§ Work required:
The exercise calls for a faithful copy of all the data.

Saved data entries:
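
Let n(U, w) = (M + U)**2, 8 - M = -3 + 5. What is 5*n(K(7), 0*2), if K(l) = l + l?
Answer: 2000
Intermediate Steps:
K(l) = 2*l
M = 6 (M = 8 - (-3 + 5) = 8 - 1*2 = 8 - 2 = 6)
n(U, w) = (6 + U)**2
5*n(K(7), 0*2) = 5*(6 + 2*7)**2 = 5*(6 + 14)**2 = 5*20**2 = 5*400 = 2000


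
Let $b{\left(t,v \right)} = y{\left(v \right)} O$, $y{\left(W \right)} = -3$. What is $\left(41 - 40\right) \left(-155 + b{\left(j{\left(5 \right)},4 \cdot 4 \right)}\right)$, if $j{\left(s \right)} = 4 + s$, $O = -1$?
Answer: $-152$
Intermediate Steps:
$b{\left(t,v \right)} = 3$ ($b{\left(t,v \right)} = \left(-3\right) \left(-1\right) = 3$)
$\left(41 - 40\right) \left(-155 + b{\left(j{\left(5 \right)},4 \cdot 4 \right)}\right) = \left(41 - 40\right) \left(-155 + 3\right) = 1 \left(-152\right) = -152$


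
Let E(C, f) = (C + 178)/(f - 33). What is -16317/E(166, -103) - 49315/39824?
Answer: 11044618991/1712432 ≈ 6449.7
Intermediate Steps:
E(C, f) = (178 + C)/(-33 + f)
-16317/E(166, -103) - 49315/39824 = -16317*(-33 - 103)/(178 + 166) - 49315/39824 = -16317/(344/(-136)) - 49315*1/39824 = -16317/((-1/136*344)) - 49315/39824 = -16317/(-43/17) - 49315/39824 = -16317*(-17/43) - 49315/39824 = 277389/43 - 49315/39824 = 11044618991/1712432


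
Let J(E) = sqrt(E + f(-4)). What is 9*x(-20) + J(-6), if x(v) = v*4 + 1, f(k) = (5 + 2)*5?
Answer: -711 + sqrt(29) ≈ -705.62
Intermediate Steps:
f(k) = 35 (f(k) = 7*5 = 35)
x(v) = 1 + 4*v (x(v) = 4*v + 1 = 1 + 4*v)
J(E) = sqrt(35 + E) (J(E) = sqrt(E + 35) = sqrt(35 + E))
9*x(-20) + J(-6) = 9*(1 + 4*(-20)) + sqrt(35 - 6) = 9*(1 - 80) + sqrt(29) = 9*(-79) + sqrt(29) = -711 + sqrt(29)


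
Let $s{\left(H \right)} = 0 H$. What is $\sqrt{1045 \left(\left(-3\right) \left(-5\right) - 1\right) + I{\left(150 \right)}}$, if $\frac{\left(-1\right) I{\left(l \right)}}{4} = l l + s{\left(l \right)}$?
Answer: $i \sqrt{75370} \approx 274.54 i$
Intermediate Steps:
$s{\left(H \right)} = 0$
$I{\left(l \right)} = - 4 l^{2}$ ($I{\left(l \right)} = - 4 \left(l l + 0\right) = - 4 \left(l^{2} + 0\right) = - 4 l^{2}$)
$\sqrt{1045 \left(\left(-3\right) \left(-5\right) - 1\right) + I{\left(150 \right)}} = \sqrt{1045 \left(\left(-3\right) \left(-5\right) - 1\right) - 4 \cdot 150^{2}} = \sqrt{1045 \left(15 - 1\right) - 90000} = \sqrt{1045 \cdot 14 - 90000} = \sqrt{14630 - 90000} = \sqrt{-75370} = i \sqrt{75370}$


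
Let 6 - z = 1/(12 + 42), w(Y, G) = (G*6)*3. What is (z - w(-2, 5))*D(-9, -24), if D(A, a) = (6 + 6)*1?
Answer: -9074/9 ≈ -1008.2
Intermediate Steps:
D(A, a) = 12 (D(A, a) = 12*1 = 12)
w(Y, G) = 18*G (w(Y, G) = (6*G)*3 = 18*G)
z = 323/54 (z = 6 - 1/(12 + 42) = 6 - 1/54 = 323/54 ≈ 5.9815)
(z - w(-2, 5))*D(-9, -24) = (323/54 - 18*5)*12 = (323/54 - 1*90)*12 = (323/54 - 90)*12 = -4537/54*12 = -9074/9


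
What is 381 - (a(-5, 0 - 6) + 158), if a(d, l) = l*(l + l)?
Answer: 151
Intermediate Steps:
a(d, l) = 2*l**2 (a(d, l) = l*(2*l) = 2*l**2)
381 - (a(-5, 0 - 6) + 158) = 381 - (2*(0 - 6)**2 + 158) = 381 - (2*(-6)**2 + 158) = 381 - (2*36 + 158) = 381 - (72 + 158) = 381 - 1*230 = 381 - 230 = 151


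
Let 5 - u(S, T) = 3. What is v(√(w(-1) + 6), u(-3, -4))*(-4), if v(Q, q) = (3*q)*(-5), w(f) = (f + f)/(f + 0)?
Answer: 120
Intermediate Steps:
u(S, T) = 2 (u(S, T) = 5 - 1*3 = 5 - 3 = 2)
w(f) = 2 (w(f) = (2*f)/f = 2)
v(Q, q) = -15*q
v(√(w(-1) + 6), u(-3, -4))*(-4) = -15*2*(-4) = -30*(-4) = 120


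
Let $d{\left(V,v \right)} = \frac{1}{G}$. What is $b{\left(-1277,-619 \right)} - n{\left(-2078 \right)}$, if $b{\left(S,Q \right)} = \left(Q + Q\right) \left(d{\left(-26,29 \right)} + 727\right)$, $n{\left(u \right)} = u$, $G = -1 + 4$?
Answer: $- \frac{2695082}{3} \approx -8.9836 \cdot 10^{5}$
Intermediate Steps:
$G = 3$
$d{\left(V,v \right)} = \frac{1}{3}$
$b{\left(S,Q \right)} = \frac{4364 Q}{3}$ ($b{\left(S,Q \right)} = \left(Q + Q\right) \left(\frac{1}{3} + 727\right) = 2 Q \frac{2182}{3} = \frac{4364 Q}{3}$)
$b{\left(-1277,-619 \right)} - n{\left(-2078 \right)} = \frac{4364}{3} \left(-619\right) - -2078 = - \frac{2701316}{3} + 2078 = - \frac{2695082}{3}$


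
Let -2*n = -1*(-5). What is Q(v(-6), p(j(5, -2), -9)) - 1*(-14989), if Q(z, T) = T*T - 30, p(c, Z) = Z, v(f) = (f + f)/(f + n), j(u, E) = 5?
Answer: 15040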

§ Solution:
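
Let n(U, w) = (M + U)**2, 8 - M = -3 + 5. What is 5*n(K(7), 0*2), if K(l) = l + l?
Answer: 2000
Intermediate Steps:
K(l) = 2*l
M = 6 (M = 8 - (-3 + 5) = 8 - 1*2 = 8 - 2 = 6)
n(U, w) = (6 + U)**2
5*n(K(7), 0*2) = 5*(6 + 2*7)**2 = 5*(6 + 14)**2 = 5*20**2 = 5*400 = 2000


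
Let $b{\left(t,v \right)} = y{\left(v \right)} O$, $y{\left(W \right)} = -3$. What is $\left(41 - 40\right) \left(-155 + b{\left(j{\left(5 \right)},4 \cdot 4 \right)}\right)$, if $j{\left(s \right)} = 4 + s$, $O = -1$?
Answer: $-152$
Intermediate Steps:
$b{\left(t,v \right)} = 3$ ($b{\left(t,v \right)} = \left(-3\right) \left(-1\right) = 3$)
$\left(41 - 40\right) \left(-155 + b{\left(j{\left(5 \right)},4 \cdot 4 \right)}\right) = \left(41 - 40\right) \left(-155 + 3\right) = 1 \left(-152\right) = -152$


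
Let E(C, f) = (C + 178)/(f - 33). What is -16317/E(166, -103) - 49315/39824?
Answer: 11044618991/1712432 ≈ 6449.7
Intermediate Steps:
E(C, f) = (178 + C)/(-33 + f)
-16317/E(166, -103) - 49315/39824 = -16317*(-33 - 103)/(178 + 166) - 49315/39824 = -16317/(344/(-136)) - 49315*1/39824 = -16317/((-1/136*344)) - 49315/39824 = -16317/(-43/17) - 49315/39824 = -16317*(-17/43) - 49315/39824 = 277389/43 - 49315/39824 = 11044618991/1712432


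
Let J(E) = sqrt(E + f(-4)). What is 9*x(-20) + J(-6), if x(v) = v*4 + 1, f(k) = (5 + 2)*5?
Answer: -711 + sqrt(29) ≈ -705.62
Intermediate Steps:
f(k) = 35 (f(k) = 7*5 = 35)
x(v) = 1 + 4*v (x(v) = 4*v + 1 = 1 + 4*v)
J(E) = sqrt(35 + E) (J(E) = sqrt(E + 35) = sqrt(35 + E))
9*x(-20) + J(-6) = 9*(1 + 4*(-20)) + sqrt(35 - 6) = 9*(1 - 80) + sqrt(29) = 9*(-79) + sqrt(29) = -711 + sqrt(29)


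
Let $s{\left(H \right)} = 0 H$. What is $\sqrt{1045 \left(\left(-3\right) \left(-5\right) - 1\right) + I{\left(150 \right)}}$, if $\frac{\left(-1\right) I{\left(l \right)}}{4} = l l + s{\left(l \right)}$?
Answer: $i \sqrt{75370} \approx 274.54 i$
Intermediate Steps:
$s{\left(H \right)} = 0$
$I{\left(l \right)} = - 4 l^{2}$ ($I{\left(l \right)} = - 4 \left(l l + 0\right) = - 4 \left(l^{2} + 0\right) = - 4 l^{2}$)
$\sqrt{1045 \left(\left(-3\right) \left(-5\right) - 1\right) + I{\left(150 \right)}} = \sqrt{1045 \left(\left(-3\right) \left(-5\right) - 1\right) - 4 \cdot 150^{2}} = \sqrt{1045 \left(15 - 1\right) - 90000} = \sqrt{1045 \cdot 14 - 90000} = \sqrt{14630 - 90000} = \sqrt{-75370} = i \sqrt{75370}$


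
Let 6 - z = 1/(12 + 42), w(Y, G) = (G*6)*3. What is (z - w(-2, 5))*D(-9, -24), if D(A, a) = (6 + 6)*1?
Answer: -9074/9 ≈ -1008.2
Intermediate Steps:
D(A, a) = 12 (D(A, a) = 12*1 = 12)
w(Y, G) = 18*G (w(Y, G) = (6*G)*3 = 18*G)
z = 323/54 (z = 6 - 1/(12 + 42) = 6 - 1/54 = 323/54 ≈ 5.9815)
(z - w(-2, 5))*D(-9, -24) = (323/54 - 18*5)*12 = (323/54 - 1*90)*12 = (323/54 - 90)*12 = -4537/54*12 = -9074/9


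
What is 381 - (a(-5, 0 - 6) + 158), if a(d, l) = l*(l + l)?
Answer: 151
Intermediate Steps:
a(d, l) = 2*l**2 (a(d, l) = l*(2*l) = 2*l**2)
381 - (a(-5, 0 - 6) + 158) = 381 - (2*(0 - 6)**2 + 158) = 381 - (2*(-6)**2 + 158) = 381 - (2*36 + 158) = 381 - (72 + 158) = 381 - 1*230 = 381 - 230 = 151


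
Let 5 - u(S, T) = 3. What is v(√(w(-1) + 6), u(-3, -4))*(-4), if v(Q, q) = (3*q)*(-5), w(f) = (f + f)/(f + 0)?
Answer: 120
Intermediate Steps:
u(S, T) = 2 (u(S, T) = 5 - 1*3 = 5 - 3 = 2)
w(f) = 2 (w(f) = (2*f)/f = 2)
v(Q, q) = -15*q
v(√(w(-1) + 6), u(-3, -4))*(-4) = -15*2*(-4) = -30*(-4) = 120


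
Let $d{\left(V,v \right)} = \frac{1}{G}$. What is $b{\left(-1277,-619 \right)} - n{\left(-2078 \right)}$, if $b{\left(S,Q \right)} = \left(Q + Q\right) \left(d{\left(-26,29 \right)} + 727\right)$, $n{\left(u \right)} = u$, $G = -1 + 4$?
Answer: $- \frac{2695082}{3} \approx -8.9836 \cdot 10^{5}$
Intermediate Steps:
$G = 3$
$d{\left(V,v \right)} = \frac{1}{3}$
$b{\left(S,Q \right)} = \frac{4364 Q}{3}$ ($b{\left(S,Q \right)} = \left(Q + Q\right) \left(\frac{1}{3} + 727\right) = 2 Q \frac{2182}{3} = \frac{4364 Q}{3}$)
$b{\left(-1277,-619 \right)} - n{\left(-2078 \right)} = \frac{4364}{3} \left(-619\right) - -2078 = - \frac{2701316}{3} + 2078 = - \frac{2695082}{3}$


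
Let -2*n = -1*(-5). What is Q(v(-6), p(j(5, -2), -9)) - 1*(-14989), if Q(z, T) = T*T - 30, p(c, Z) = Z, v(f) = (f + f)/(f + n), j(u, E) = 5?
Answer: 15040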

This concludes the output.